▶ _YOUR ASSIGNMENT_: Write out, word for word, every line in the data below from the one containing "What is $- 128" to the one containing "Answer: $1427296$", both of them included.

(DATA TO USE)

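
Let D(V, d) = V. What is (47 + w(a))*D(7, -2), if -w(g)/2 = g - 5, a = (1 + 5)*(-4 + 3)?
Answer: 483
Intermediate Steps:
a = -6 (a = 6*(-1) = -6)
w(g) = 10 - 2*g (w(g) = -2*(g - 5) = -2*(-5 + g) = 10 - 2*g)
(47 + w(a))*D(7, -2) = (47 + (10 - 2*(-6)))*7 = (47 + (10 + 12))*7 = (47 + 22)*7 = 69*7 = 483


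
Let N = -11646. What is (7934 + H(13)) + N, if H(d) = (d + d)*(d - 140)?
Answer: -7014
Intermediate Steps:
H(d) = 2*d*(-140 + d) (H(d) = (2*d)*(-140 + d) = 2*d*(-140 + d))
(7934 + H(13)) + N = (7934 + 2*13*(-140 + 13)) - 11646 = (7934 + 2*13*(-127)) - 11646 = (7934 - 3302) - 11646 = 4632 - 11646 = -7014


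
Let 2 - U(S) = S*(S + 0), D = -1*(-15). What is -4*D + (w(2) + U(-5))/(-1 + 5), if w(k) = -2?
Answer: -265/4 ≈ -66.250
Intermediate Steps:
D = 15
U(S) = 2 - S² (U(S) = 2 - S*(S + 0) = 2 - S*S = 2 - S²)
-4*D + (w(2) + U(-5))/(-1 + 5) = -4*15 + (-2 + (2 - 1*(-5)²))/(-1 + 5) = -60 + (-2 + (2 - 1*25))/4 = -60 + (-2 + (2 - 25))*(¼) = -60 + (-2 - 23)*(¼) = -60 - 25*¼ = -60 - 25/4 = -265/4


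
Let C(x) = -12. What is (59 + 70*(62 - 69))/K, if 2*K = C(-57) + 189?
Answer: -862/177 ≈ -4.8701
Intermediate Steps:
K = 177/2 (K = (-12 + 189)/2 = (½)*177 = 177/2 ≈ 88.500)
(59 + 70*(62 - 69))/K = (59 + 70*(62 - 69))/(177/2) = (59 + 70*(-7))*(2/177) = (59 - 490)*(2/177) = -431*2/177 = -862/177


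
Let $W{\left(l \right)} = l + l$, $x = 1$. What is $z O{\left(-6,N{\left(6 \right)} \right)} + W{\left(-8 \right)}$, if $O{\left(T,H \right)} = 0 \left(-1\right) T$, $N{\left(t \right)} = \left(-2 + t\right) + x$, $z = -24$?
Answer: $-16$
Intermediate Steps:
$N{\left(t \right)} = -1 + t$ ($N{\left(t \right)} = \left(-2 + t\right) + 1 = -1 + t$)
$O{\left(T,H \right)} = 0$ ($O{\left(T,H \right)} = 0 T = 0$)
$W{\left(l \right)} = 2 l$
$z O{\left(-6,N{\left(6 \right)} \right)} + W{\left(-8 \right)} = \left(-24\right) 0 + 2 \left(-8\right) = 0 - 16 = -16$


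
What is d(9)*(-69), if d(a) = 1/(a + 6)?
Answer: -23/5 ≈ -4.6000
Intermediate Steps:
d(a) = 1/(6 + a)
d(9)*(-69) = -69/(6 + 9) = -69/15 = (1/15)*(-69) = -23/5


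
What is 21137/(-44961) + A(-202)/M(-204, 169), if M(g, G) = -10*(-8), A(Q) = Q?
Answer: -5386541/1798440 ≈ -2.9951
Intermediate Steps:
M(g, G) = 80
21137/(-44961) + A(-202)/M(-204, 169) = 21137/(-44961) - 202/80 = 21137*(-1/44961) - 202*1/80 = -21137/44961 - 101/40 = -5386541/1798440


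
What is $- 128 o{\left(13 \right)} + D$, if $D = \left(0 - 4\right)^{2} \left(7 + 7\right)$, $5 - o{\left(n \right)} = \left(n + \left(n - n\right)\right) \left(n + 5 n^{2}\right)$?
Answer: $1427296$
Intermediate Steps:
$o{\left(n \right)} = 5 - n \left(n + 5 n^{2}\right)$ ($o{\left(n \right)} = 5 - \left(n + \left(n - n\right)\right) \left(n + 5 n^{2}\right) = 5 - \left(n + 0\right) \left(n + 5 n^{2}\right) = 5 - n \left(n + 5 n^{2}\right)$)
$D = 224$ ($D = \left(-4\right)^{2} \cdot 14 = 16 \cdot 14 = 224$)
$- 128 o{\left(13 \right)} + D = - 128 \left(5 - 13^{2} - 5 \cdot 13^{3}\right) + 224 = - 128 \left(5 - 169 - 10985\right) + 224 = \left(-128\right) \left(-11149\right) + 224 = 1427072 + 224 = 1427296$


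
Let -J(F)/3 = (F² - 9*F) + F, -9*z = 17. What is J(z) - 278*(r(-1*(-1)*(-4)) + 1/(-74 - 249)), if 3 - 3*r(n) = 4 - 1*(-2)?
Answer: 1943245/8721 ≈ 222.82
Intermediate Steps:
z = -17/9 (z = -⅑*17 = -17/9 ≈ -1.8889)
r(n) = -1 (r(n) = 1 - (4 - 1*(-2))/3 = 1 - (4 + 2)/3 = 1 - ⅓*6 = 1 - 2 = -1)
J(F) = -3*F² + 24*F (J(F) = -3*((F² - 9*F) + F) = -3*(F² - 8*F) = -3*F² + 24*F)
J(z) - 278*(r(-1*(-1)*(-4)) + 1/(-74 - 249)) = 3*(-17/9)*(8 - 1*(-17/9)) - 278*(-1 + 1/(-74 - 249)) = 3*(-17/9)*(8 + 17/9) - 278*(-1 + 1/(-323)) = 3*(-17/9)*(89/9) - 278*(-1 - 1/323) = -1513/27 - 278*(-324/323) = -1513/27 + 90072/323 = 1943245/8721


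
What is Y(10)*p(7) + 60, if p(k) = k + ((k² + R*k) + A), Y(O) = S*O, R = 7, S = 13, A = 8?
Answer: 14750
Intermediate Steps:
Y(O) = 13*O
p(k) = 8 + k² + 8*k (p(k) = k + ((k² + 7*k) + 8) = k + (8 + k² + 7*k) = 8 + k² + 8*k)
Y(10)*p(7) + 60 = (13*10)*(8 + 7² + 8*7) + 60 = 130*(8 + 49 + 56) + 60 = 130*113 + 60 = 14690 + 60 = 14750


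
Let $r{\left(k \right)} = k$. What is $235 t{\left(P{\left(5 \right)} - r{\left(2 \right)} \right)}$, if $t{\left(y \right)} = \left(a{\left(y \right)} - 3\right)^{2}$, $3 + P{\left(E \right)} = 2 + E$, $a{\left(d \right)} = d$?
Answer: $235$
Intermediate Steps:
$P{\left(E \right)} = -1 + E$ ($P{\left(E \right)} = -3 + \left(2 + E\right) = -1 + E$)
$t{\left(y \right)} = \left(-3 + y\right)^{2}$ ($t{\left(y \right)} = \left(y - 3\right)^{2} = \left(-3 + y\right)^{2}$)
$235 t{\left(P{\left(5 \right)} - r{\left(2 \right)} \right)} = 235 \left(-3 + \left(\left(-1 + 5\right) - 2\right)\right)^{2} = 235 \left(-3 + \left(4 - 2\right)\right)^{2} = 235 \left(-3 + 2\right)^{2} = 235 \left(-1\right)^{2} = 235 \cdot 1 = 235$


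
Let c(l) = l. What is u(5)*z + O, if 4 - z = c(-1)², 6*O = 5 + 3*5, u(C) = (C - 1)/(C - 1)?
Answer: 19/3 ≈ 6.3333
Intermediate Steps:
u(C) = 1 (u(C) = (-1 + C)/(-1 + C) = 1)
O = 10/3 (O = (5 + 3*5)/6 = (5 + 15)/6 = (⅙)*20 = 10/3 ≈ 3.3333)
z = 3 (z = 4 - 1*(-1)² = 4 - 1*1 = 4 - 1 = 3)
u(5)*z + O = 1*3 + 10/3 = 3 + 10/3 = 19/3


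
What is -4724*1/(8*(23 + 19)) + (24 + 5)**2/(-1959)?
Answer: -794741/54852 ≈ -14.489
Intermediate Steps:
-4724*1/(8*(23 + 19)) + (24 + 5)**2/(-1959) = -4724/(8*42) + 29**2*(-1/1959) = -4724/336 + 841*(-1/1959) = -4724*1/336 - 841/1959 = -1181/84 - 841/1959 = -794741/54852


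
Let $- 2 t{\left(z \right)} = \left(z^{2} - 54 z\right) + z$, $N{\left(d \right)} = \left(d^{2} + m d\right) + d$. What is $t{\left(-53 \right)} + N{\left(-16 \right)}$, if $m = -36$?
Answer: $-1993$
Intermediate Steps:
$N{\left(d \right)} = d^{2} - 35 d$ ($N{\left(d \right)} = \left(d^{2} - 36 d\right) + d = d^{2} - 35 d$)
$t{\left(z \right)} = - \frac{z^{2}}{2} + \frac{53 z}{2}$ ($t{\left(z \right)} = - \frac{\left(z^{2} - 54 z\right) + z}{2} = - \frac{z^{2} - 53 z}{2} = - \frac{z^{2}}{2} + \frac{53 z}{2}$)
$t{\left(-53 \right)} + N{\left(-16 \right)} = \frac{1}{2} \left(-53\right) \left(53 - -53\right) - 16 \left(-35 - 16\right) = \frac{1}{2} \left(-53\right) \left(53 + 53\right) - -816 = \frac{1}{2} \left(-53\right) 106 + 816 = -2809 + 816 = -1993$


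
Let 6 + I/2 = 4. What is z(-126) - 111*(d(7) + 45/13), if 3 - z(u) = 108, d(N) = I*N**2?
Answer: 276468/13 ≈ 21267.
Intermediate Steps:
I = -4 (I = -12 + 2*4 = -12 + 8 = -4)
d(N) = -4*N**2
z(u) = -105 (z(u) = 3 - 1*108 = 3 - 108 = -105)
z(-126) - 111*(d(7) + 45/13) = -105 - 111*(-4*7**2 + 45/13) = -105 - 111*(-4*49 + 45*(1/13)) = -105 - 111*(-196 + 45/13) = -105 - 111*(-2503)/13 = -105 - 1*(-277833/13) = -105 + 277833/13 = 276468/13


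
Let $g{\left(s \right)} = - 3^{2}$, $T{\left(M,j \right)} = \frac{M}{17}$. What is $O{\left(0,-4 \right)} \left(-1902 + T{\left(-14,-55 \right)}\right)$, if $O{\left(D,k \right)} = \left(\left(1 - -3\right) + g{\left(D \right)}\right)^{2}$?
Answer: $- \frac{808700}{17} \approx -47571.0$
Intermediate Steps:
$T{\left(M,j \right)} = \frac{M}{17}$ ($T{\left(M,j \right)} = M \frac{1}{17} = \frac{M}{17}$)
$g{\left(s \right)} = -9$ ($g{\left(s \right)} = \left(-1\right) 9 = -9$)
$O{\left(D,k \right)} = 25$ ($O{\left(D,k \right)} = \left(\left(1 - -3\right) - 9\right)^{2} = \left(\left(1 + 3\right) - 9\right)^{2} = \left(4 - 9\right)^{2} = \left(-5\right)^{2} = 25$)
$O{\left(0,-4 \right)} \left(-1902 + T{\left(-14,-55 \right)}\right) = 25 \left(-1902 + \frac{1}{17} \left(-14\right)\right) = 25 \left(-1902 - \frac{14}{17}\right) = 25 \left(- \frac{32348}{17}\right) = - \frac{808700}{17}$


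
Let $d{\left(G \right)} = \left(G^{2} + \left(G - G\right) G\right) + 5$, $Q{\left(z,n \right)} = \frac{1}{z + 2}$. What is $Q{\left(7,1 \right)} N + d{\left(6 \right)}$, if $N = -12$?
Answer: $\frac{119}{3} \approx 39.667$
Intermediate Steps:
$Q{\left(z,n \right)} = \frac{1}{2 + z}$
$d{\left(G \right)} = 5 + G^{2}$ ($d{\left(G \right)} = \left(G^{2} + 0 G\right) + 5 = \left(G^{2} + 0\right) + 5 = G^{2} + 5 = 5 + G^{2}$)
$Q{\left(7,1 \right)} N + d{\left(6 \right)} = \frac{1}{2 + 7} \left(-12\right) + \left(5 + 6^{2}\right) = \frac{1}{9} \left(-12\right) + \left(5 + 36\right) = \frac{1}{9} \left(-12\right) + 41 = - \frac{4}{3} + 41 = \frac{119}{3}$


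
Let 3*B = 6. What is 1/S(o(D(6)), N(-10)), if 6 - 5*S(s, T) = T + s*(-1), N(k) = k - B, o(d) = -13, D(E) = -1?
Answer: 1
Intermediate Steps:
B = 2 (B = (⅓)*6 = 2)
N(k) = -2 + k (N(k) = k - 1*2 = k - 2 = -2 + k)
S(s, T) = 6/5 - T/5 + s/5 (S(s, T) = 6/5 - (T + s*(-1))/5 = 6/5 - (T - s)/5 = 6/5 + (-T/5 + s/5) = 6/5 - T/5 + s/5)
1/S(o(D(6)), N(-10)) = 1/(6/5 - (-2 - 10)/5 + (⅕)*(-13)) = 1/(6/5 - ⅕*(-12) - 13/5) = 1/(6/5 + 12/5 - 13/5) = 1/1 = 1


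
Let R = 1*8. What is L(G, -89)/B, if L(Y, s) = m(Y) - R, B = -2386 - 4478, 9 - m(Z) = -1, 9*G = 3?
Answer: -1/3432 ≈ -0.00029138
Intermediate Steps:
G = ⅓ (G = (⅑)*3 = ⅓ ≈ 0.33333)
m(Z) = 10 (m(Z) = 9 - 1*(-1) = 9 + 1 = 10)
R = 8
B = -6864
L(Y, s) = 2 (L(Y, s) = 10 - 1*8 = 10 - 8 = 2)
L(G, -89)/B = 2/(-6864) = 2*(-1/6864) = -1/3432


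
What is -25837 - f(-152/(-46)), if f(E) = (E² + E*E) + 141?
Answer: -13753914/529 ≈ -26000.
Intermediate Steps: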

(End DATA TO USE)

▶ _ANSWER TO THIS PROBLEM_:
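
What is $- 128 o{\left(13 \right)} + D$, if $D = \left(0 - 4\right)^{2} \left(7 + 7\right)$, $5 - o{\left(n \right)} = \left(n + \left(n - n\right)\right) \left(n + 5 n^{2}\right)$?
Answer: $1427296$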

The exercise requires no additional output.